# Prompt
Each record beneath this sentence is to be transcribed exactly as it reads.

# Source data
————————

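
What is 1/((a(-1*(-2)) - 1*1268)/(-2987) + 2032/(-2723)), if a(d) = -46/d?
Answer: -8133601/2554191 ≈ -3.1844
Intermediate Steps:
1/((a(-1*(-2)) - 1*1268)/(-2987) + 2032/(-2723)) = 1/((-46/((-1*(-2))) - 1*1268)/(-2987) + 2032/(-2723)) = 1/((-46/2 - 1268)*(-1/2987) + 2032*(-1/2723)) = 1/((-46*½ - 1268)*(-1/2987) - 2032/2723) = 1/((-23 - 1268)*(-1/2987) - 2032/2723) = 1/(-1291*(-1/2987) - 2032/2723) = 1/(1291/2987 - 2032/2723) = 1/(-2554191/8133601) = -8133601/2554191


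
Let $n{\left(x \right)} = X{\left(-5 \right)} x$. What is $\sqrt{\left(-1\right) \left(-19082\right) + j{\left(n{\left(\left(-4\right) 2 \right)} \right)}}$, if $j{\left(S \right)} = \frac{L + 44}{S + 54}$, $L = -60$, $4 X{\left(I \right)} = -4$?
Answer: $\frac{3 \sqrt{2037506}}{31} \approx 138.14$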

————————

# Answer space
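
What is 1/((a(-1*(-2)) - 1*1268)/(-2987) + 2032/(-2723)), if a(d) = -46/d?
Answer: -8133601/2554191 ≈ -3.1844
Intermediate Steps:
1/((a(-1*(-2)) - 1*1268)/(-2987) + 2032/(-2723)) = 1/((-46/((-1*(-2))) - 1*1268)/(-2987) + 2032/(-2723)) = 1/((-46/2 - 1268)*(-1/2987) + 2032*(-1/2723)) = 1/((-46*½ - 1268)*(-1/2987) - 2032/2723) = 1/((-23 - 1268)*(-1/2987) - 2032/2723) = 1/(-1291*(-1/2987) - 2032/2723) = 1/(1291/2987 - 2032/2723) = 1/(-2554191/8133601) = -8133601/2554191


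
Let $n{\left(x \right)} = X{\left(-5 \right)} x$. What is $\sqrt{\left(-1\right) \left(-19082\right) + j{\left(n{\left(\left(-4\right) 2 \right)} \right)}}$, if $j{\left(S \right)} = \frac{L + 44}{S + 54}$, $L = -60$, $4 X{\left(I \right)} = -4$?
Answer: $\frac{3 \sqrt{2037506}}{31} \approx 138.14$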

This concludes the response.